SOURCE MATERIAL:
::::::::

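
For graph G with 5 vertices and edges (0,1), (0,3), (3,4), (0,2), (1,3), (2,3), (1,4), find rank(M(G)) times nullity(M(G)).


r(M) = |V| - c = 5 - 1 = 4.
nullity = |E| - r(M) = 7 - 4 = 3.
Product = 4 * 3 = 12.

12


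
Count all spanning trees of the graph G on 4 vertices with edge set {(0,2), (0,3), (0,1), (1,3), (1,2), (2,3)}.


By Kirchhoff's matrix tree theorem, the number of spanning trees equals
the determinant of any cofactor of the Laplacian matrix L.
G has 4 vertices and 6 edges.
Computing the (3 x 3) cofactor determinant gives 16.

16


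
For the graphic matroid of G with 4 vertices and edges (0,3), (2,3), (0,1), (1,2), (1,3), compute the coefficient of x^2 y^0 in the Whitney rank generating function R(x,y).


R(x,y) = sum over A in 2^E of x^(r(E)-r(A)) * y^(|A|-r(A)).
G has 4 vertices, 5 edges. r(E) = 3.
Enumerate all 2^5 = 32 subsets.
Count subsets with r(E)-r(A)=2 and |A|-r(A)=0: 5.

5


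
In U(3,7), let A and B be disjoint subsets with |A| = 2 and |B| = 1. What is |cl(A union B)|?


|A union B| = 2 + 1 = 3 (disjoint).
In U(3,7), cl(S) = S if |S| < 3, else cl(S) = E.
Since 3 >= 3, cl(A union B) = E.
|cl(A union B)| = 7.

7


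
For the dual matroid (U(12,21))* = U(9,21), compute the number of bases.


The dual of U(r,n) is U(n-r, n) = U(9,21).
Bases of U(9,21) are all (9)-element subsets.
|B(M*)| = C(21,9) = 293930.

293930


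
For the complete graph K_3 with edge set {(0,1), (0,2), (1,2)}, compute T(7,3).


T(K_3; x,y) = x^2 + x + y.
T(7,3) = 49 + 7 + 3 = 59.

59


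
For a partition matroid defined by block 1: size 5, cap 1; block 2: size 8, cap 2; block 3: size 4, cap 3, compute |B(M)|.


A basis picks exactly ci elements from block i.
Number of bases = product of C(|Si|, ci).
= C(5,1) * C(8,2) * C(4,3)
= 5 * 28 * 4
= 560.

560


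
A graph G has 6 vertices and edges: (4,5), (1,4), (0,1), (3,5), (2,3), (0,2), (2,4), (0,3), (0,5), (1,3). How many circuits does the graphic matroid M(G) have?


A circuit in a graphic matroid = edge set of a simple cycle.
G has 6 vertices and 10 edges.
Enumerating all minimal edge subsets forming cycles...
Total circuits found: 24.

24


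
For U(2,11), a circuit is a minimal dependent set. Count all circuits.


In U(2,11), circuits are the (3)-element subsets.
Any set of 3 elements is dependent, and removing any one element gives
an independent set of size 2, so it is a minimal dependent set.
Number of circuits = C(11,3) = 11! / (3! * 8!) = 165.

165


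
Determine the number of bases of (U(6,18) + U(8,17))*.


(M1+M2)* = M1* + M2*.
M1* = U(12,18), bases: C(18,12) = 18564.
M2* = U(9,17), bases: C(17,9) = 24310.
|B(M*)| = 18564 * 24310 = 451290840.

451290840


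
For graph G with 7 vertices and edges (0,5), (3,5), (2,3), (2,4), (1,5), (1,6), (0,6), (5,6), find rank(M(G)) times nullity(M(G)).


r(M) = |V| - c = 7 - 1 = 6.
nullity = |E| - r(M) = 8 - 6 = 2.
Product = 6 * 2 = 12.

12


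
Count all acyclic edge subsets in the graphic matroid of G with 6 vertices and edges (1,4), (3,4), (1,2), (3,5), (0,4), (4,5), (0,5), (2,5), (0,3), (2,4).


An independent set in a graphic matroid is an acyclic edge subset.
G has 6 vertices and 10 edges.
Enumerate all 2^10 = 1024 subsets, checking for acyclicity.
Total independent sets = 436.

436


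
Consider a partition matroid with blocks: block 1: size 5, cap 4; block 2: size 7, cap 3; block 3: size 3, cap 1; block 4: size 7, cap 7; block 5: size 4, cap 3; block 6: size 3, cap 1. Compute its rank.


Rank of a partition matroid = sum of min(|Si|, ci) for each block.
= min(5,4) + min(7,3) + min(3,1) + min(7,7) + min(4,3) + min(3,1)
= 4 + 3 + 1 + 7 + 3 + 1
= 19.

19


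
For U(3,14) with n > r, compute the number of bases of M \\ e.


Deleting e from U(3,14) gives U(3,13) since n > r.
Bases of U(3,13) = (13 choose 3) = 286.

286


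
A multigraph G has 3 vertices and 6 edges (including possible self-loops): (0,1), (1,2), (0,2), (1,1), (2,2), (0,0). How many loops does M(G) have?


In a graphic matroid, a loop is a self-loop edge (u,u) with rank 0.
Examining all 6 edges for self-loops...
Self-loops found: (1,1), (2,2), (0,0)
Number of loops = 3.

3


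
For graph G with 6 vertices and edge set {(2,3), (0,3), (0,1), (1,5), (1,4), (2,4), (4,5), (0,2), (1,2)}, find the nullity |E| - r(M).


Cycle rank (nullity) = |E| - r(M) = |E| - (|V| - c).
|E| = 9, |V| = 6, c = 1.
Nullity = 9 - (6 - 1) = 9 - 5 = 4.

4


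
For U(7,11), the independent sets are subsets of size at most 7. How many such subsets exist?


Independent sets of U(7,11) are all subsets of size <= 7.
Count = (11 choose 0) + (11 choose 1) + (11 choose 2) + (11 choose 3) + (11 choose 4) + (11 choose 5) + (11 choose 6) + (11 choose 7)
     = 1 + 11 + 55 + 165 + 330 + 462 + 462 + 330
     = 1816.

1816


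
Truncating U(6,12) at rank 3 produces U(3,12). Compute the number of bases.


Truncating U(6,12) to rank 3 gives U(3,12).
Bases of U(3,12) are all 3-element subsets of 12 elements.
Number of bases = (12 choose 3) = 220.

220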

::::::::

Exactly as they appear, output the line holding "For graph G with 6" and all lines after it through the end of the listing above, and only those.

ANSWER FOR THE TASK:
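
For graph G with 6 vertices and edge set {(2,3), (0,3), (0,1), (1,5), (1,4), (2,4), (4,5), (0,2), (1,2)}, find the nullity |E| - r(M).


Cycle rank (nullity) = |E| - r(M) = |E| - (|V| - c).
|E| = 9, |V| = 6, c = 1.
Nullity = 9 - (6 - 1) = 9 - 5 = 4.

4


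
For U(7,11), the independent sets are subsets of size at most 7. How many such subsets exist?


Independent sets of U(7,11) are all subsets of size <= 7.
Count = (11 choose 0) + (11 choose 1) + (11 choose 2) + (11 choose 3) + (11 choose 4) + (11 choose 5) + (11 choose 6) + (11 choose 7)
     = 1 + 11 + 55 + 165 + 330 + 462 + 462 + 330
     = 1816.

1816


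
Truncating U(6,12) at rank 3 produces U(3,12). Compute the number of bases.


Truncating U(6,12) to rank 3 gives U(3,12).
Bases of U(3,12) are all 3-element subsets of 12 elements.
Number of bases = (12 choose 3) = 220.

220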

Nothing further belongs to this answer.